**Problem description:** Pull out every line below that contains the word "Purchase".

(Saved data entries)
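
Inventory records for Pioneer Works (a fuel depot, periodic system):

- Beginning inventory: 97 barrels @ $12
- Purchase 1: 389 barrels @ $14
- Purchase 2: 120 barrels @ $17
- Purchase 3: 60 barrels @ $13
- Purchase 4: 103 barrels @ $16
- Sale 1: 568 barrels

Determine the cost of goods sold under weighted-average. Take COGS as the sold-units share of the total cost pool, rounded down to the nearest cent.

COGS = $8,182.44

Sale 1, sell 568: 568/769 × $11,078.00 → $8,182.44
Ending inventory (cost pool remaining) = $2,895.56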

**Solution for this exercise:**
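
- Purchase 1: 389 barrels @ $14
- Purchase 2: 120 barrels @ $17
- Purchase 3: 60 barrels @ $13
- Purchase 4: 103 barrels @ $16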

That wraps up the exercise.